Stored items from a collection:
━━━
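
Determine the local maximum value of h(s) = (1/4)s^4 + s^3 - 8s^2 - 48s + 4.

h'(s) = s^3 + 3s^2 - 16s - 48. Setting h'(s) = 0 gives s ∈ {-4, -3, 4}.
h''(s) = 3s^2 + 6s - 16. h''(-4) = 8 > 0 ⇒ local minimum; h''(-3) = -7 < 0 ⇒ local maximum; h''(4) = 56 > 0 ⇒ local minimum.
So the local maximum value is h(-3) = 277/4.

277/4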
━━━
- _The task_: Restate the records above word for word, omitting nothing.

- _Expected answer_:
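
Determine the local maximum value of h(s) = (1/4)s^4 + s^3 - 8s^2 - 48s + 4.

h'(s) = s^3 + 3s^2 - 16s - 48. Setting h'(s) = 0 gives s ∈ {-4, -3, 4}.
h''(s) = 3s^2 + 6s - 16. h''(-4) = 8 > 0 ⇒ local minimum; h''(-3) = -7 < 0 ⇒ local maximum; h''(4) = 56 > 0 ⇒ local minimum.
So the local maximum value is h(-3) = 277/4.

277/4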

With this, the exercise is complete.